*Assigned task*:
Every record that follows should be written out again without any change.
+++ Task data
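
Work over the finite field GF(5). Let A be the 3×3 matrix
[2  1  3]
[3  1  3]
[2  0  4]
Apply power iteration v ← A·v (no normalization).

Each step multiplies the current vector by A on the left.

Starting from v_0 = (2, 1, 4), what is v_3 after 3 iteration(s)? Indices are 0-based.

v_3 = (3, 1, 2)

v_0 = (2, 1, 4).
v_1 = A·v_0 = (2, 4, 0).
v_2 = A·v_1 = (3, 0, 4).
v_3 = A·v_2 = (3, 1, 2).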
++++++
*Written solution*:
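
Work over the finite field GF(5). Let A be the 3×3 matrix
[2  1  3]
[3  1  3]
[2  0  4]
Apply power iteration v ← A·v (no normalization).

Each step multiplies the current vector by A on the left.

Starting from v_0 = (2, 1, 4), what is v_3 after 3 iteration(s)? Indices are 0-based.

v_3 = (3, 1, 2)

v_0 = (2, 1, 4).
v_1 = A·v_0 = (2, 4, 0).
v_2 = A·v_1 = (3, 0, 4).
v_3 = A·v_2 = (3, 1, 2).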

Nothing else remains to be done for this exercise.